Task details — The reply should contain each record below, returned exactly as given.

Provided entries —
━━━━━━━━

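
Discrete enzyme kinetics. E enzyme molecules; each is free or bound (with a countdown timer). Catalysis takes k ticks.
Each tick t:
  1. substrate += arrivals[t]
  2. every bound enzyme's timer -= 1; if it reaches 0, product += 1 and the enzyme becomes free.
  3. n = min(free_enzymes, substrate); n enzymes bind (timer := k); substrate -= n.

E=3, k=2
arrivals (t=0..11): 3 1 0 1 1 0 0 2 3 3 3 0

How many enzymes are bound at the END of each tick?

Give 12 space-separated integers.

t=0: arr=3 -> substrate=0 bound=3 product=0
t=1: arr=1 -> substrate=1 bound=3 product=0
t=2: arr=0 -> substrate=0 bound=1 product=3
t=3: arr=1 -> substrate=0 bound=2 product=3
t=4: arr=1 -> substrate=0 bound=2 product=4
t=5: arr=0 -> substrate=0 bound=1 product=5
t=6: arr=0 -> substrate=0 bound=0 product=6
t=7: arr=2 -> substrate=0 bound=2 product=6
t=8: arr=3 -> substrate=2 bound=3 product=6
t=9: arr=3 -> substrate=3 bound=3 product=8
t=10: arr=3 -> substrate=5 bound=3 product=9
t=11: arr=0 -> substrate=3 bound=3 product=11

Answer: 3 3 1 2 2 1 0 2 3 3 3 3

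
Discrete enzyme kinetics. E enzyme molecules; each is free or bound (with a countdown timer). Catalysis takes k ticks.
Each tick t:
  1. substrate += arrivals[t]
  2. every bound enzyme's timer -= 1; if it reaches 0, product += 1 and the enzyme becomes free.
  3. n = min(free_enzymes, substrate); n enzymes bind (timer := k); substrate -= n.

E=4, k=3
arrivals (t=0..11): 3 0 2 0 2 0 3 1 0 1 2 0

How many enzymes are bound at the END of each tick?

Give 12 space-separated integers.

t=0: arr=3 -> substrate=0 bound=3 product=0
t=1: arr=0 -> substrate=0 bound=3 product=0
t=2: arr=2 -> substrate=1 bound=4 product=0
t=3: arr=0 -> substrate=0 bound=2 product=3
t=4: arr=2 -> substrate=0 bound=4 product=3
t=5: arr=0 -> substrate=0 bound=3 product=4
t=6: arr=3 -> substrate=1 bound=4 product=5
t=7: arr=1 -> substrate=0 bound=4 product=7
t=8: arr=0 -> substrate=0 bound=4 product=7
t=9: arr=1 -> substrate=0 bound=3 product=9
t=10: arr=2 -> substrate=0 bound=3 product=11
t=11: arr=0 -> substrate=0 bound=3 product=11

Answer: 3 3 4 2 4 3 4 4 4 3 3 3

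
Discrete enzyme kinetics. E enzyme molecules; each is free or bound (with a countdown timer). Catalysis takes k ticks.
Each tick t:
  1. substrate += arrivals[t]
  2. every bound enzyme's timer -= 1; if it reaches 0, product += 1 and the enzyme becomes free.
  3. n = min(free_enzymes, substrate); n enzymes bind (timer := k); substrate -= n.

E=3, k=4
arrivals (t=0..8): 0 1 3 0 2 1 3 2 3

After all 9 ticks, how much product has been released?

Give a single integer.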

━━━━━━━━

Task output —
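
Discrete enzyme kinetics. E enzyme molecules; each is free or bound (with a countdown timer). Catalysis takes k ticks.
Each tick t:
  1. substrate += arrivals[t]
  2. every bound enzyme's timer -= 1; if it reaches 0, product += 1 and the enzyme becomes free.
  3. n = min(free_enzymes, substrate); n enzymes bind (timer := k); substrate -= n.

E=3, k=2
arrivals (t=0..11): 3 1 0 1 1 0 0 2 3 3 3 0

How many enzymes are bound at the END of each tick?

Give 12 space-separated integers.

t=0: arr=3 -> substrate=0 bound=3 product=0
t=1: arr=1 -> substrate=1 bound=3 product=0
t=2: arr=0 -> substrate=0 bound=1 product=3
t=3: arr=1 -> substrate=0 bound=2 product=3
t=4: arr=1 -> substrate=0 bound=2 product=4
t=5: arr=0 -> substrate=0 bound=1 product=5
t=6: arr=0 -> substrate=0 bound=0 product=6
t=7: arr=2 -> substrate=0 bound=2 product=6
t=8: arr=3 -> substrate=2 bound=3 product=6
t=9: arr=3 -> substrate=3 bound=3 product=8
t=10: arr=3 -> substrate=5 bound=3 product=9
t=11: arr=0 -> substrate=3 bound=3 product=11

Answer: 3 3 1 2 2 1 0 2 3 3 3 3

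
Discrete enzyme kinetics. E enzyme molecules; each is free or bound (with a countdown timer). Catalysis takes k ticks.
Each tick t:
  1. substrate += arrivals[t]
  2. every bound enzyme's timer -= 1; if it reaches 0, product += 1 and the enzyme becomes free.
  3. n = min(free_enzymes, substrate); n enzymes bind (timer := k); substrate -= n.

E=4, k=3
arrivals (t=0..11): 3 0 2 0 2 0 3 1 0 1 2 0

How many enzymes are bound at the END of each tick?

Give 12 space-separated integers.

t=0: arr=3 -> substrate=0 bound=3 product=0
t=1: arr=0 -> substrate=0 bound=3 product=0
t=2: arr=2 -> substrate=1 bound=4 product=0
t=3: arr=0 -> substrate=0 bound=2 product=3
t=4: arr=2 -> substrate=0 bound=4 product=3
t=5: arr=0 -> substrate=0 bound=3 product=4
t=6: arr=3 -> substrate=1 bound=4 product=5
t=7: arr=1 -> substrate=0 bound=4 product=7
t=8: arr=0 -> substrate=0 bound=4 product=7
t=9: arr=1 -> substrate=0 bound=3 product=9
t=10: arr=2 -> substrate=0 bound=3 product=11
t=11: arr=0 -> substrate=0 bound=3 product=11

Answer: 3 3 4 2 4 3 4 4 4 3 3 3

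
Discrete enzyme kinetics. E enzyme molecules; each is free or bound (with a countdown timer). Catalysis takes k ticks.
Each tick t:
  1. substrate += arrivals[t]
  2. every bound enzyme's timer -= 1; if it reaches 0, product += 1 and the enzyme becomes free.
  3. n = min(free_enzymes, substrate); n enzymes bind (timer := k); substrate -= n.

E=3, k=4
arrivals (t=0..8): 0 1 3 0 2 1 3 2 3

After all 9 ticks, how much product has been released?

Give a single integer.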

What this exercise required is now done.